▸ What the exercise asks: Begin at the line below that has "Researchers regressed insurance" and stop after the line that has "The table below". Please restate only those lines, word for word.

══ Records for this task ══

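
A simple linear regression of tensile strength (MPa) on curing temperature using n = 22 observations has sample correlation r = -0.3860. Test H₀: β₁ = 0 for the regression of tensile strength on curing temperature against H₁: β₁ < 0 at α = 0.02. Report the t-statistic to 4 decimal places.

t = r·√(n − 2)/√(1 − r²) = -0.3860·√20/√0.851004 = -1.8713.
df = n − 2 = 20.
One-sided p ≈ 0.0380, which is ≥ 0.02, so fail to reject H₀.
The data do not give significant evidence of a linear association between curing temperature and tensile strength.

t = -1.8713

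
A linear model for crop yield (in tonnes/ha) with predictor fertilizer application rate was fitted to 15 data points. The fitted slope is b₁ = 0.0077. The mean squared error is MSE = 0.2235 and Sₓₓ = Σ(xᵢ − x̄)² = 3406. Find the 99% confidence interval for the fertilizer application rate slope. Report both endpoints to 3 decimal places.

(-0.017, 0.032)

SE(b₁) = √(MSE/Sₓₓ) = √(0.2235/3406) = 0.00810059.
df = n − 2 = 13.
t* = t_{0.005, 13} = 3.012276.
Margin = t* × SE = 3.012276 × 0.00810059 = 0.02440.
CI: 0.0077 ± 0.02440 → (-0.017, 0.032).
With 99% confidence, each one-unit increase in fertilizer application rate is associated with a change of between -0.017 and 0.032 tonnes/ha in crop yield.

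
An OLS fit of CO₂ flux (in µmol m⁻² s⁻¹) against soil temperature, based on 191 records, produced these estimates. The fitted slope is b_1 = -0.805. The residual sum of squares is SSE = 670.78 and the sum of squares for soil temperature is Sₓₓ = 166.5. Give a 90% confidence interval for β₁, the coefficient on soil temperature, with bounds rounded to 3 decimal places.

MSE = SSE/(n − 2) = 670.78/189 = 3.5491.
SE(b_1) = √(MSE/Sₓₓ) = √(3.5491/166.5) = 0.146.
df = n − 2 = 189.
t* = t_{0.05, 189} = 1.652956.
Margin = t* × SE = 1.652956 × 0.146 = 0.24133.
CI: -0.805 ± 0.24133 → (-1.046, -0.564).
With 90% confidence, each one-unit increase in soil temperature is associated with a change of between -1.046 and -0.564 µmol m⁻² s⁻¹ in CO₂ flux.

(-1.046, -0.564)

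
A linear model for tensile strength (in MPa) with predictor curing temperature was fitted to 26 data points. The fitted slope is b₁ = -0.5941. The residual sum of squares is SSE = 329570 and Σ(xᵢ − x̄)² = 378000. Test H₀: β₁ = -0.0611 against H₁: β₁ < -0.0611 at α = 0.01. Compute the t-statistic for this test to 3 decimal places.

t = -2.796

MSE = SSE/(n − 2) = 329570/24 = 13732.1.
SE(b₁) = √(MSE/Sₓₓ) = √(13732.1/378000) = 0.1906.
t = (-0.5941 − (-0.0611)) / 0.1906 = -2.796.
df = n − 2 = 24.
One-sided p ≈ 0.0050, which is < 0.01, so reject H₀.
There is evidence that the true slope on curing temperature is below -0.0611 MPa per unit.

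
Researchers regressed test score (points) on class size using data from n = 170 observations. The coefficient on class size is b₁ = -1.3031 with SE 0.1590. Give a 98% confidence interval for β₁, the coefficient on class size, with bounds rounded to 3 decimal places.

df = n − 2 = 170 − 2 = 168.
t* = t_{0.01, 168} = 2.348749.
Margin = t* × SE = 2.348749 × 0.1590 = 0.37345.
CI: -1.3031 ± 0.37345 → (-1.677, -0.930).
With 98% confidence, each one-unit increase in class size is associated with a change of between -1.677 and -0.930 points in test score.

(-1.677, -0.930)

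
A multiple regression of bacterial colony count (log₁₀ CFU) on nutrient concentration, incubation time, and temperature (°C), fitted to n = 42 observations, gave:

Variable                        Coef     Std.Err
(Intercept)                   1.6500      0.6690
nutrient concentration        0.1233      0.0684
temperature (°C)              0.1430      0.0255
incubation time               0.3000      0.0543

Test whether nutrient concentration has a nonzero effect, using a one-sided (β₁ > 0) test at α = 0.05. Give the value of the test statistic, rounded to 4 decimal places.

t = 1.8026

Read off: b = 0.1233, SE = 0.0684 for nutrient concentration.
H₀: β₁ = 0 vs H₁: β₁ > 0.
t = 0.1233 / 0.0684 = 1.8026.
df = n − k − 1 = 42 − 3 − 1 = 38.
One-sided p ≈ 0.0397, which is < 0.05, so reject H₀.
There is evidence that the true slope on nutrient concentration is positive, holding the other predictors fixed.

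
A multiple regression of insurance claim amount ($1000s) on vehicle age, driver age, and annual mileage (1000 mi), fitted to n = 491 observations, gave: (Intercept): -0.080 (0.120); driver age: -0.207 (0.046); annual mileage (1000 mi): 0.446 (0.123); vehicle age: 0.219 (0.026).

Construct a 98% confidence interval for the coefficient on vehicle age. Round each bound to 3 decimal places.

(0.158, 0.280)

Read off: b = 0.219, SE = 0.026 for vehicle age.
df = n − k − 1 = 491 − 3 − 1 = 487.
t* = t_{0.01, 487} = 2.334029.
Margin = t* × SE = 2.334029 × 0.026 = 0.06068.
CI: 0.219 ± 0.06068 → (0.158, 0.280).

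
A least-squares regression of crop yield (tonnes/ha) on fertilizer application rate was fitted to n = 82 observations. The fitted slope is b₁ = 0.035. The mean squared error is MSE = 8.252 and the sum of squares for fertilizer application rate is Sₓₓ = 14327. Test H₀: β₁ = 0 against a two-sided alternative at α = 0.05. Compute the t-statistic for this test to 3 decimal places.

SE(b₁) = √(MSE/Sₓₓ) = √(8.252/14327) = 0.0239995.
t = 0.035 / 0.0239995 = 1.458.
df = n − 2 = 80.
Two-sided p ≈ 0.1487, which is ≥ 0.05, so fail to reject H₀.
The data do not give significant evidence of an association between fertilizer application rate and crop yield.

t = 1.458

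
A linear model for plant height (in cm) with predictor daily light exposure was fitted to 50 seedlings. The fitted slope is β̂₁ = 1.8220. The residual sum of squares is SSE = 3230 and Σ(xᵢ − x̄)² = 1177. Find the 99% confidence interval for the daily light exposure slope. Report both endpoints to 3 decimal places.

MSE = SSE/(n − 2) = 3230/48 = 67.2917.
SE(β̂₁) = √(MSE/Sₓₓ) = √(67.2917/1177) = 0.239107.
df = n − 2 = 48.
t* = t_{0.005, 48} = 2.682204.
Margin = t* × SE = 2.682204 × 0.239107 = 0.64133.
CI: 1.8220 ± 0.64133 → (1.181, 2.463).
With 99% confidence, each one-unit increase in daily light exposure is associated with a change of between 1.181 and 2.463 cm in plant height.

(1.181, 2.463)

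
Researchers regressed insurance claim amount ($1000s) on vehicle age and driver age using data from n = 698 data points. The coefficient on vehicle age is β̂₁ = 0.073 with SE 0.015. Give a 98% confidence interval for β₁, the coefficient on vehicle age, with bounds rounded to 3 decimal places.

df = n − k − 1 = 698 − 2 − 1 = 695.
t* = t_{0.01, 695} = 2.331725.
Margin = t* × SE = 2.331725 × 0.015 = 0.03498.
CI: 0.073 ± 0.03498 → (0.038, 0.108).
With 98% confidence, each one-unit increase in vehicle age is associated with a change of between 0.038 and 0.108 $1000s in insurance claim amount, holding the other predictors fixed.

(0.038, 0.108)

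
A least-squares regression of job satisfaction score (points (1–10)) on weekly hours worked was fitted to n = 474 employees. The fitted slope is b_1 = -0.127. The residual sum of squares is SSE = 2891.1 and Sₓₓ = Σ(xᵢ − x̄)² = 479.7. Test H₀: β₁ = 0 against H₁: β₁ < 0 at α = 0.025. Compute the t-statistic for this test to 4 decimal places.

MSE = SSE/(n − 2) = 2891.1/472 = 6.12521.
SE(b_1) = √(MSE/Sₓₓ) = √(6.12521/479.7) = 0.112999.
t = -0.127 / 0.112999 = -1.1239.
df = n − 2 = 472.
One-sided p ≈ 0.1308, which is ≥ 0.025, so fail to reject H₀.
The data do not give significant evidence that the true slope on weekly hours worked is negative.

t = -1.1239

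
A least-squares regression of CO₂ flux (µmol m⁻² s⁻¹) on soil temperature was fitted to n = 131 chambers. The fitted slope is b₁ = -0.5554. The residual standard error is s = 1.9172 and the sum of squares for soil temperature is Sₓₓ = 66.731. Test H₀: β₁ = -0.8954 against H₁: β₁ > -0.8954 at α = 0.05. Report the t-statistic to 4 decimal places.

t = 1.4487

SE(b₁) = s/√Sₓₓ = 1.9172/√66.731 = 0.234695.
t = (-0.5554 − (-0.8954)) / 0.234695 = 1.4487.
df = n − 2 = 129.
One-sided p ≈ 0.0749, which is ≥ 0.05, so fail to reject H₀.
The data do not give significant evidence that the true slope on soil temperature exceeds -0.8954 µmol m⁻² s⁻¹ per unit.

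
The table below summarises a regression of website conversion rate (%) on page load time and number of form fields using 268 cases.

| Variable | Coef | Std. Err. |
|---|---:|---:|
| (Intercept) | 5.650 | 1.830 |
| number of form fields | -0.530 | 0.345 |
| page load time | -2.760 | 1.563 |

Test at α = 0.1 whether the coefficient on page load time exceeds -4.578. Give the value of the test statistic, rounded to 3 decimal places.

Read off: b = -2.760, SE = 1.563 for page load time.
H₀: β₁ = -4.578 vs H₁: β₁ > -4.578.
t = (-2.760 − (-4.578)) / 1.563 = 1.163.
df = n − k − 1 = 268 − 2 − 1 = 265.
One-sided p ≈ 0.1229, which is ≥ 0.1, so fail to reject H₀.
The data do not give significant evidence that the true slope on page load time exceeds -4.578 % per unit, holding the other predictors fixed.

t = 1.163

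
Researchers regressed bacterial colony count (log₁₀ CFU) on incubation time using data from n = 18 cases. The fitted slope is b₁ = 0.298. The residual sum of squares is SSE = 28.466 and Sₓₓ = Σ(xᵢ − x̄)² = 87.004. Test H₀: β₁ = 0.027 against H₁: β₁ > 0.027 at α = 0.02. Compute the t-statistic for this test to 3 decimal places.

t = 1.895

MSE = SSE/(n − 2) = 28.466/16 = 1.77913.
SE(b₁) = √(MSE/Sₓₓ) = √(1.77913/87.004) = 0.142999.
t = (0.298 − 0.027) / 0.142999 = 1.895.
df = n − 2 = 16.
One-sided p ≈ 0.0381, which is ≥ 0.02, so fail to reject H₀.
The data do not give significant evidence that the true slope on incubation time exceeds 0.027 log₁₀ CFU per unit.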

═══

▸ Written reply:
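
Researchers regressed insurance claim amount ($1000s) on vehicle age and driver age using data from n = 698 data points. The coefficient on vehicle age is β̂₁ = 0.073 with SE 0.015. Give a 98% confidence interval for β₁, the coefficient on vehicle age, with bounds rounded to 3 decimal places.

df = n − k − 1 = 698 − 2 − 1 = 695.
t* = t_{0.01, 695} = 2.331725.
Margin = t* × SE = 2.331725 × 0.015 = 0.03498.
CI: 0.073 ± 0.03498 → (0.038, 0.108).
With 98% confidence, each one-unit increase in vehicle age is associated with a change of between 0.038 and 0.108 $1000s in insurance claim amount, holding the other predictors fixed.

(0.038, 0.108)

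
A least-squares regression of job satisfaction score (points (1–10)) on weekly hours worked was fitted to n = 474 employees. The fitted slope is b_1 = -0.127. The residual sum of squares is SSE = 2891.1 and Sₓₓ = Σ(xᵢ − x̄)² = 479.7. Test H₀: β₁ = 0 against H₁: β₁ < 0 at α = 0.025. Compute the t-statistic for this test to 4 decimal places.

MSE = SSE/(n − 2) = 2891.1/472 = 6.12521.
SE(b_1) = √(MSE/Sₓₓ) = √(6.12521/479.7) = 0.112999.
t = -0.127 / 0.112999 = -1.1239.
df = n − 2 = 472.
One-sided p ≈ 0.1308, which is ≥ 0.025, so fail to reject H₀.
The data do not give significant evidence that the true slope on weekly hours worked is negative.

t = -1.1239

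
A least-squares regression of CO₂ flux (µmol m⁻² s⁻¹) on soil temperature was fitted to n = 131 chambers. The fitted slope is b₁ = -0.5554. The residual standard error is s = 1.9172 and the sum of squares for soil temperature is Sₓₓ = 66.731. Test H₀: β₁ = -0.8954 against H₁: β₁ > -0.8954 at α = 0.05. Report the t-statistic to 4 decimal places.

t = 1.4487

SE(b₁) = s/√Sₓₓ = 1.9172/√66.731 = 0.234695.
t = (-0.5554 − (-0.8954)) / 0.234695 = 1.4487.
df = n − 2 = 129.
One-sided p ≈ 0.0749, which is ≥ 0.05, so fail to reject H₀.
The data do not give significant evidence that the true slope on soil temperature exceeds -0.8954 µmol m⁻² s⁻¹ per unit.

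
The table below summarises a regression of website conversion rate (%) on page load time and number of form fields using 268 cases.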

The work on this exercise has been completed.